***** Supplied material

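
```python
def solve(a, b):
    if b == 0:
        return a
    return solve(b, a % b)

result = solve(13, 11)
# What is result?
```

solve(13, 11) -> solve(11, 2) -> solve(2, 1) -> solve(1, 0) -> 1

Answer: 1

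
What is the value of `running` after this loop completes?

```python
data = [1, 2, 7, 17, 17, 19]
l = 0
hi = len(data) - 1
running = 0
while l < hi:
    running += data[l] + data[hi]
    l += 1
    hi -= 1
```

Sum of pairs from ends
`running` takes the values: 0 → 20 → 39 → 63

Answer: 63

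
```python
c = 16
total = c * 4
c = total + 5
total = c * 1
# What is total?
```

Trace:
`c = 16` → c = 16
`total = c * 4` → total = 64
`c = total + 5` → c = 69
`total = c * 1` → total = 69
So total = 69

Answer: 69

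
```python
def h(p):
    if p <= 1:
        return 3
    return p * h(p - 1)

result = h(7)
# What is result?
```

h(7) = 7 * 6 * 5 * 4 * 3 * 2 * 3 = 15120

Answer: 15120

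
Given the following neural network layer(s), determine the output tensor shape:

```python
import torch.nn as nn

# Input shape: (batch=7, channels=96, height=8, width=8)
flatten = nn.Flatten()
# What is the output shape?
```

Input: (7, 96, 8, 8) -> Output: (7, 6144)

Answer: (7, 6144)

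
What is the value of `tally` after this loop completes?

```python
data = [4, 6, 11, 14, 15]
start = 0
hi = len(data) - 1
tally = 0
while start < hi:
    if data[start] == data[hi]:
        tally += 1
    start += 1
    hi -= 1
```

Count matching pairs from ends
`tally` takes the values: 0

Answer: 0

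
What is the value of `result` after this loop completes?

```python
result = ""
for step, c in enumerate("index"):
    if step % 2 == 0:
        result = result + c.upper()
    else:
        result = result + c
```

Uppercase even positions in 'index'
`result` takes the values: "" → "I" → "In" → "InD" → "InDe" → "InDeX"

Answer: "InDeX"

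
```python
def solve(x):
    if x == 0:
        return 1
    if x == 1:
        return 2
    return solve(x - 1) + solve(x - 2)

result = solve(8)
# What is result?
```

Build up from base cases: solve(0)=1, solve(1)=2, solve(2)=3, solve(3)=5, solve(4)=8, solve(5)=13, solve(6)=21, ..., solve(8)=55

Answer: 55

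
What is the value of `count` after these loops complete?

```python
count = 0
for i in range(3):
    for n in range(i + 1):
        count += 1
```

Triangle: 1 + 2 + ... + 3
`count` takes the values: 0 → 1 → 2 → 3 → 4 → 5 → 6

Answer: 6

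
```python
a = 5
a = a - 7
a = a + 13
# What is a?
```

Trace:
`a = 5` → a = 5
`a = a - 7` → a = -2
`a = a + 13` → a = 11
So a = 11

Answer: 11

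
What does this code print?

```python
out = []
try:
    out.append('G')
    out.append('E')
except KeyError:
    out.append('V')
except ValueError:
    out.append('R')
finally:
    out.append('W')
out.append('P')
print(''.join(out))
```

Execution trace: 'G' (try body) → 'E' (try body, no exception) → 'W' (finally) → 'P' (after the try/except). Output: GEWP

Answer: GEWP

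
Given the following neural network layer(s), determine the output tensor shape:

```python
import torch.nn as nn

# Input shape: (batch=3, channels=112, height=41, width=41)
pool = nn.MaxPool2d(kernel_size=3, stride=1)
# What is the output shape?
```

Input: (3, 112, 41, 41) -> Output: (3, 112, 39, 39)

Answer: (3, 112, 39, 39)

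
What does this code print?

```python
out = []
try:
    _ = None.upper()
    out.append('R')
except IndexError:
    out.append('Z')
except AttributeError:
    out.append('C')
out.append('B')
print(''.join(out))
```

Execution trace: 'C' (except AttributeError) → 'B' (after the try/except). Output: CB

Answer: CB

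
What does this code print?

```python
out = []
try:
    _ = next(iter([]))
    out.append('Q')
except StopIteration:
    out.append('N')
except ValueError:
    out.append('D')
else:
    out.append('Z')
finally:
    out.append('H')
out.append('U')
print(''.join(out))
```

Execution trace: 'N' (except StopIteration) → 'H' (finally) → 'U' (after the try/except). Output: NHU

Answer: NHU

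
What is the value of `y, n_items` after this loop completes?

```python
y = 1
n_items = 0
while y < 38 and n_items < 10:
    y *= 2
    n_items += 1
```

Double until >= 38 or 10 iterations
`y, n_items` takes the values: (1, 0) → (2, 0) → (2, 1) → (4, 1) → (4, 2) → (8, 2) → (8, 3) → (16, 3) → (16, 4) → (32, 4) → (32, 5) → (64, 5) → (64, 6)

Answer: 64, 6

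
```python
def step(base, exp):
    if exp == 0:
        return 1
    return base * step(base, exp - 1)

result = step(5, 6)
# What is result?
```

step(5, 6) = 5 * 5 * 5 * 5 * 5 * 5 = 15625

Answer: 15625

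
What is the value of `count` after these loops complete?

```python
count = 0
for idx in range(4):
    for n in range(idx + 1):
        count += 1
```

Triangle: 1 + 2 + ... + 4
`count` takes the values: 0 → 1 → 2 → 3 → 4 → 5 → 6 → 7 → 8 → 9 → 10

Answer: 10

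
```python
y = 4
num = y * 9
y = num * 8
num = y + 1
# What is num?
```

Trace:
`y = 4` → y = 4
`num = y * 9` → num = 36
`y = num * 8` → y = 288
`num = y + 1` → num = 289
So num = 289

Answer: 289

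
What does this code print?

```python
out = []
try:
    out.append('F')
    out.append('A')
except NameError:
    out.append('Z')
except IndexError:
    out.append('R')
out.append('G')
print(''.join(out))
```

Execution trace: 'F' (try body) → 'A' (try body, no exception) → 'G' (after the try/except). Output: FAG

Answer: FAG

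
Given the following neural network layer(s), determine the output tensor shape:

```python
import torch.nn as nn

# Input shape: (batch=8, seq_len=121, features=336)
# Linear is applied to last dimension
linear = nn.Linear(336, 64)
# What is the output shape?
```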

**********

| Exercise goal |
Scan the records above and report every line with the string "return".

| Expected answer |
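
        return a
    return solve(b, a % b)
        return 3
    return p * h(p - 1)
        return 1
        return 2
    return solve(x - 1) + solve(x - 2)
        return 1
    return base * step(base, exp - 1)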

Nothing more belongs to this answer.